#### What you will do
Find every line below with the word "literal" in it, and copy each one.

(Records drawn from a dataset)

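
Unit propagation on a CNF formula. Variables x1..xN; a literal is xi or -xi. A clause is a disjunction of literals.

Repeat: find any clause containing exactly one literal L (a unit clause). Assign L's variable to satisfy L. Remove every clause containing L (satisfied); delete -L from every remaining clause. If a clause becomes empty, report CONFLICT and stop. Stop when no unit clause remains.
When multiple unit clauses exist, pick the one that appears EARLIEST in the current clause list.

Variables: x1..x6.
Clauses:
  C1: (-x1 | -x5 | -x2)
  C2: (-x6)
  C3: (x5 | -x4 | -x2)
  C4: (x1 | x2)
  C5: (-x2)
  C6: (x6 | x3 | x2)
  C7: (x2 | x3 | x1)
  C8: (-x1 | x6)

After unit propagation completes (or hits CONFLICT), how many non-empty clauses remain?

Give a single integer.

Answer: 1

Derivation:
unit clause [-6] forces x6=F; simplify:
  drop 6 from [6, 3, 2] -> [3, 2]
  drop 6 from [-1, 6] -> [-1]
  satisfied 1 clause(s); 7 remain; assigned so far: [6]
unit clause [-2] forces x2=F; simplify:
  drop 2 from [1, 2] -> [1]
  drop 2 from [3, 2] -> [3]
  drop 2 from [2, 3, 1] -> [3, 1]
  satisfied 3 clause(s); 4 remain; assigned so far: [2, 6]
unit clause [1] forces x1=T; simplify:
  drop -1 from [-1] -> [] (empty!)
  satisfied 2 clause(s); 2 remain; assigned so far: [1, 2, 6]
CONFLICT (empty clause)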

#### Your response
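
Unit propagation on a CNF formula. Variables x1..xN; a literal is xi or -xi. A clause is a disjunction of literals.
Repeat: find any clause containing exactly one literal L (a unit clause). Assign L's variable to satisfy L. Remove every clause containing L (satisfied); delete -L from every remaining clause. If a clause becomes empty, report CONFLICT and stop. Stop when no unit clause remains.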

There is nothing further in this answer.